> [Exercise aim]: Set down every line below, word for word.

> [The records]:
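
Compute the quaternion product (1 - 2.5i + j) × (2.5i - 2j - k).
8.25 + 1.5i - 4.5j + 1.5k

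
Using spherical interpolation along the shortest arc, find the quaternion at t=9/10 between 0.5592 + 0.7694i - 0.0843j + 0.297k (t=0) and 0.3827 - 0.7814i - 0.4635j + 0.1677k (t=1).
-0.2904 + 0.8462i + 0.4303j - 0.1204k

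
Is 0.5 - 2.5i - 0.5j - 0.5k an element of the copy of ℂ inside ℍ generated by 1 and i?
No. The quaternion 0.5 - 2.5i - 0.5j - 0.5k has j-coefficient y = -0.5 and k-coefficient z = -0.5, not both zero, so it does not lie in the complex subalgebra spanned by 1 and i.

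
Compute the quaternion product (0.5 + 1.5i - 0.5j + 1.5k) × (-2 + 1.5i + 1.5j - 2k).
0.5 - 3.5i + 7j - k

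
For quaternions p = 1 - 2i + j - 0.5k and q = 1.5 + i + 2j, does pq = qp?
No: pq = 1.5 - i + 3j - 5.75k ≠ 1.5 - 3i + 4j + 4.25k = qp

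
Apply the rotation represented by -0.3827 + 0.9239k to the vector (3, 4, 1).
(0.707, -4.95, 1)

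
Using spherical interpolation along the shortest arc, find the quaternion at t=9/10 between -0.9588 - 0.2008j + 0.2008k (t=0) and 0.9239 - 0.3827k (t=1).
-0.9306 - 0.0203j + 0.3656k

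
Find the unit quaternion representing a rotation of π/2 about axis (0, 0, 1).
0.7071 + 0.7071k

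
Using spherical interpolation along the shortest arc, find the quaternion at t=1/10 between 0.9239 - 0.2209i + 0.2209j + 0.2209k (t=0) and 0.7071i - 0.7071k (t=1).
0.8787 - 0.3031i + 0.2101j + 0.3031k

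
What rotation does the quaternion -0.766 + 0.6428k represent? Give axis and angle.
axis = (0, 0, 1), θ = 280°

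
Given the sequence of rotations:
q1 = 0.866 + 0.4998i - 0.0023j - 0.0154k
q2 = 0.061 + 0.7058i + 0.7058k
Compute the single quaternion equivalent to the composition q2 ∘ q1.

q2 · q1 = -0.2891 + 0.6433i + 0.3635j + 0.6087k
-0.2891 + 0.6433i + 0.3635j + 0.6087k


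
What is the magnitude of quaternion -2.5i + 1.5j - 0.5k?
2.958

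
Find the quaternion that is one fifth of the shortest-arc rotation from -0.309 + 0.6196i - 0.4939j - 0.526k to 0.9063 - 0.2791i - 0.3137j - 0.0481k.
-0.5175 + 0.6283i - 0.3581j - 0.4575k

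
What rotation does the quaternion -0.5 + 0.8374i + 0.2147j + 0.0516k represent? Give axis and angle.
axis = (0.9669, 0.2479, 0.0596), θ = 4π/3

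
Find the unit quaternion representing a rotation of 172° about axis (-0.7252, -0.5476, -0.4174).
0.0698 - 0.7234i - 0.5463j - 0.4164k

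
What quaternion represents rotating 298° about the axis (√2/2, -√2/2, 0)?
-0.8572 + 0.3642i - 0.3642j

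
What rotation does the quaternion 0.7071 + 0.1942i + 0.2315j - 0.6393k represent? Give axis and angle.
axis = (0.2746, 0.3274, -0.9041), θ = π/2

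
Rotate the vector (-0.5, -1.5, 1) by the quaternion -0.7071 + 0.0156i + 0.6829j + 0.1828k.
(-1.38, -1.009, -0.76)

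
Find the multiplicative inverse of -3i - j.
0.3i + 0.1j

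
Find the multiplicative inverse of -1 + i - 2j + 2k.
-0.1 - 0.1i + 0.2j - 0.2k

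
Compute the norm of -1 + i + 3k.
√11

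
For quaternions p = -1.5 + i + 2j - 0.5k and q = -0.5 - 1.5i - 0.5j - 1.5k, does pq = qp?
No: pq = 2.5 - 1.5i + 2j + 5k ≠ 2.5 + 5i - 2.5j = qp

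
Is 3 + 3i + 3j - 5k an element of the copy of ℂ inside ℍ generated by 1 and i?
No. The quaternion 3 + 3i + 3j - 5k has j-coefficient y = 3 and k-coefficient z = -5, not both zero, so it does not lie in the complex subalgebra spanned by 1 and i.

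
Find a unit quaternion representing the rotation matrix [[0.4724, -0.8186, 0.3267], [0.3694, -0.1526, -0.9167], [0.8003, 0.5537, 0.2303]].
0.6225 + 0.5905i - 0.1902j + 0.4771k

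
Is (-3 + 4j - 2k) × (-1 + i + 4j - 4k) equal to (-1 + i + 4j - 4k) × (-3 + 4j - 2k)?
No: pq = -21 - 11i - 18j + 10k ≠ -21 + 5i - 14j + 18k = qp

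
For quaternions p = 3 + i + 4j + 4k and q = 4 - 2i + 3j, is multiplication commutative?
No: pq = 2 - 14i + 17j + 27k ≠ 2 + 10i + 33j + 5k = qp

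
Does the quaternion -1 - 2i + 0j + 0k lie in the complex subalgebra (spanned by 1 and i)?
Yes. The quaternion -1 - 2i has j- and k-coefficients y = z = 0, so it lies in the complex subalgebra spanned by 1 and i.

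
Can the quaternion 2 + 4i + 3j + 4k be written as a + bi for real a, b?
No. The quaternion 2 + 4i + 3j + 4k has j-coefficient y = 3 and k-coefficient z = 4, not both zero, so it does not lie in the complex subalgebra spanned by 1 and i.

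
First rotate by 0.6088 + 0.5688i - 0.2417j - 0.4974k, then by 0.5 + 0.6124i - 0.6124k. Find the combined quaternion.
-0.3485 + 0.5092i - 0.1646j - 0.7695k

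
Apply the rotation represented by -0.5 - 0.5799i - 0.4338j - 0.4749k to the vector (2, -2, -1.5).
(-1.188, 2.455, -1.676)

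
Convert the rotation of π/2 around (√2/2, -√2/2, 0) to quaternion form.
0.7071 + 0.5i - 0.5j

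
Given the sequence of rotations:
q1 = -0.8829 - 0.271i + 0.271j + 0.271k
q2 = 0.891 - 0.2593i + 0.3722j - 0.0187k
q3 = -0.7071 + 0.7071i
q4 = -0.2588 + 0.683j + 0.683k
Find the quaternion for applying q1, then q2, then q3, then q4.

q2 · q1 = -0.9527 + 0.0934i - 0.0118j + 0.2886k
q3 · q2 · q1 = 0.6076 - 0.7397i - 0.1957j - 0.2124k
q4 · q3 · q2 · q1 = 0.1215 + 0.18i - 0.0396j + 0.9752k
0.1215 + 0.18i - 0.0396j + 0.9752k


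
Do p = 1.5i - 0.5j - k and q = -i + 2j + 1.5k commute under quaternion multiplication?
No: pq = 4 + 1.25i - 1.25j + 2.5k ≠ 4 - 1.25i + 1.25j - 2.5k = qp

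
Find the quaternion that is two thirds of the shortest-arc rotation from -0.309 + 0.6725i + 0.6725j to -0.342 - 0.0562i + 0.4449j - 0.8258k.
-0.3917 + 0.2372i + 0.6224j - 0.6348k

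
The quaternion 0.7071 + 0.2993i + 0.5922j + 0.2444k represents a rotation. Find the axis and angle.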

> [Completed task]:
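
Compute the quaternion product (1 - 2.5i + j) × (2.5i - 2j - k).
8.25 + 1.5i - 4.5j + 1.5k

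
Using spherical interpolation along the shortest arc, find the quaternion at t=9/10 between 0.5592 + 0.7694i - 0.0843j + 0.297k (t=0) and 0.3827 - 0.7814i - 0.4635j + 0.1677k (t=1).
-0.2904 + 0.8462i + 0.4303j - 0.1204k

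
Is 0.5 - 2.5i - 0.5j - 0.5k an element of the copy of ℂ inside ℍ generated by 1 and i?
No. The quaternion 0.5 - 2.5i - 0.5j - 0.5k has j-coefficient y = -0.5 and k-coefficient z = -0.5, not both zero, so it does not lie in the complex subalgebra spanned by 1 and i.

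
Compute the quaternion product (0.5 + 1.5i - 0.5j + 1.5k) × (-2 + 1.5i + 1.5j - 2k).
0.5 - 3.5i + 7j - k

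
For quaternions p = 1 - 2i + j - 0.5k and q = 1.5 + i + 2j, does pq = qp?
No: pq = 1.5 - i + 3j - 5.75k ≠ 1.5 - 3i + 4j + 4.25k = qp

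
Apply the rotation represented by -0.3827 + 0.9239k to the vector (3, 4, 1).
(0.707, -4.95, 1)

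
Using spherical interpolation along the shortest arc, find the quaternion at t=9/10 between -0.9588 - 0.2008j + 0.2008k (t=0) and 0.9239 - 0.3827k (t=1).
-0.9306 - 0.0203j + 0.3656k

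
Find the unit quaternion representing a rotation of π/2 about axis (0, 0, 1).
0.7071 + 0.7071k

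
Using spherical interpolation along the shortest arc, find the quaternion at t=1/10 between 0.9239 - 0.2209i + 0.2209j + 0.2209k (t=0) and 0.7071i - 0.7071k (t=1).
0.8787 - 0.3031i + 0.2101j + 0.3031k

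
What rotation does the quaternion -0.766 + 0.6428k represent? Give axis and angle.
axis = (0, 0, 1), θ = 280°

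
Given the sequence of rotations:
q1 = 0.866 + 0.4998i - 0.0023j - 0.0154k
q2 = 0.061 + 0.7058i + 0.7058k
Compute the single quaternion equivalent to the composition q2 ∘ q1.

q2 · q1 = -0.2891 + 0.6433i + 0.3635j + 0.6087k
-0.2891 + 0.6433i + 0.3635j + 0.6087k


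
What is the magnitude of quaternion -2.5i + 1.5j - 0.5k?
2.958

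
Find the quaternion that is one fifth of the shortest-arc rotation from -0.309 + 0.6196i - 0.4939j - 0.526k to 0.9063 - 0.2791i - 0.3137j - 0.0481k.
-0.5175 + 0.6283i - 0.3581j - 0.4575k

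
What rotation does the quaternion -0.5 + 0.8374i + 0.2147j + 0.0516k represent? Give axis and angle.
axis = (0.9669, 0.2479, 0.0596), θ = 4π/3

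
Find the unit quaternion representing a rotation of 172° about axis (-0.7252, -0.5476, -0.4174).
0.0698 - 0.7234i - 0.5463j - 0.4164k

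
What quaternion represents rotating 298° about the axis (√2/2, -√2/2, 0)?
-0.8572 + 0.3642i - 0.3642j

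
What rotation does the quaternion 0.7071 + 0.1942i + 0.2315j - 0.6393k represent? Give axis and angle.
axis = (0.2746, 0.3274, -0.9041), θ = π/2

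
Rotate the vector (-0.5, -1.5, 1) by the quaternion -0.7071 + 0.0156i + 0.6829j + 0.1828k.
(-1.38, -1.009, -0.76)

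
Find the multiplicative inverse of -3i - j.
0.3i + 0.1j

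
Find the multiplicative inverse of -1 + i - 2j + 2k.
-0.1 - 0.1i + 0.2j - 0.2k

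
Compute the norm of -1 + i + 3k.
√11

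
For quaternions p = -1.5 + i + 2j - 0.5k and q = -0.5 - 1.5i - 0.5j - 1.5k, does pq = qp?
No: pq = 2.5 - 1.5i + 2j + 5k ≠ 2.5 + 5i - 2.5j = qp

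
Is 3 + 3i + 3j - 5k an element of the copy of ℂ inside ℍ generated by 1 and i?
No. The quaternion 3 + 3i + 3j - 5k has j-coefficient y = 3 and k-coefficient z = -5, not both zero, so it does not lie in the complex subalgebra spanned by 1 and i.

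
Find a unit quaternion representing the rotation matrix [[0.4724, -0.8186, 0.3267], [0.3694, -0.1526, -0.9167], [0.8003, 0.5537, 0.2303]].
0.6225 + 0.5905i - 0.1902j + 0.4771k

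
Is (-3 + 4j - 2k) × (-1 + i + 4j - 4k) equal to (-1 + i + 4j - 4k) × (-3 + 4j - 2k)?
No: pq = -21 - 11i - 18j + 10k ≠ -21 + 5i - 14j + 18k = qp

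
For quaternions p = 3 + i + 4j + 4k and q = 4 - 2i + 3j, is multiplication commutative?
No: pq = 2 - 14i + 17j + 27k ≠ 2 + 10i + 33j + 5k = qp

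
Does the quaternion -1 - 2i + 0j + 0k lie in the complex subalgebra (spanned by 1 and i)?
Yes. The quaternion -1 - 2i has j- and k-coefficients y = z = 0, so it lies in the complex subalgebra spanned by 1 and i.

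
Can the quaternion 2 + 4i + 3j + 4k be written as a + bi for real a, b?
No. The quaternion 2 + 4i + 3j + 4k has j-coefficient y = 3 and k-coefficient z = 4, not both zero, so it does not lie in the complex subalgebra spanned by 1 and i.

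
First rotate by 0.6088 + 0.5688i - 0.2417j - 0.4974k, then by 0.5 + 0.6124i - 0.6124k. Find the combined quaternion.
-0.3485 + 0.5092i - 0.1646j - 0.7695k

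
Apply the rotation represented by -0.5 - 0.5799i - 0.4338j - 0.4749k to the vector (2, -2, -1.5).
(-1.188, 2.455, -1.676)

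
Convert the rotation of π/2 around (√2/2, -√2/2, 0) to quaternion form.
0.7071 + 0.5i - 0.5j

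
Given the sequence of rotations:
q1 = -0.8829 - 0.271i + 0.271j + 0.271k
q2 = 0.891 - 0.2593i + 0.3722j - 0.0187k
q3 = -0.7071 + 0.7071i
q4 = -0.2588 + 0.683j + 0.683k
Find the quaternion for applying q1, then q2, then q3, then q4.

q2 · q1 = -0.9527 + 0.0934i - 0.0118j + 0.2886k
q3 · q2 · q1 = 0.6076 - 0.7397i - 0.1957j - 0.2124k
q4 · q3 · q2 · q1 = 0.1215 + 0.18i - 0.0396j + 0.9752k
0.1215 + 0.18i - 0.0396j + 0.9752k


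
Do p = 1.5i - 0.5j - k and q = -i + 2j + 1.5k commute under quaternion multiplication?
No: pq = 4 + 1.25i - 1.25j + 2.5k ≠ 4 - 1.25i + 1.25j - 2.5k = qp

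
Find the quaternion that is two thirds of the shortest-arc rotation from -0.309 + 0.6725i + 0.6725j to -0.342 - 0.0562i + 0.4449j - 0.8258k.
-0.3917 + 0.2372i + 0.6224j - 0.6348k

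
The quaternion 0.7071 + 0.2993i + 0.5922j + 0.2444k represents a rotation. Find the axis and angle.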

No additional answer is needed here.